▸ **EXERCISE AIM**: Would you transcribe all of the entries that follow, word for word?

(Saved entries)
==*==
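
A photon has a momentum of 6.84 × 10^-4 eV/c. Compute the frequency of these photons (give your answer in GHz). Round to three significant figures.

Use h = 6.62607015 × 10^-34 J·s, c = 2.99792458 × 10^8 m/s, 1 eV = 1.602176634 × 10^-19 J.
Convert to SI: p = 6.84 × 10^-4 eV/c = 3.6555 × 10^-31 kg·m/s.
Apply f = pc/h: f = 1.654 × 10^11 Hz.
Converting to GHz: f = 165.4 GHz ≈ 165 GHz.

165 GHz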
==*==
▸ **TASK SOLUTION**:
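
A photon has a momentum of 6.84 × 10^-4 eV/c. Compute the frequency of these photons (give your answer in GHz). Round to three significant figures.

Use h = 6.62607015 × 10^-34 J·s, c = 2.99792458 × 10^8 m/s, 1 eV = 1.602176634 × 10^-19 J.
Convert to SI: p = 6.84 × 10^-4 eV/c = 3.6555 × 10^-31 kg·m/s.
Apply f = pc/h: f = 1.654 × 10^11 Hz.
Converting to GHz: f = 165.4 GHz ≈ 165 GHz.

165 GHz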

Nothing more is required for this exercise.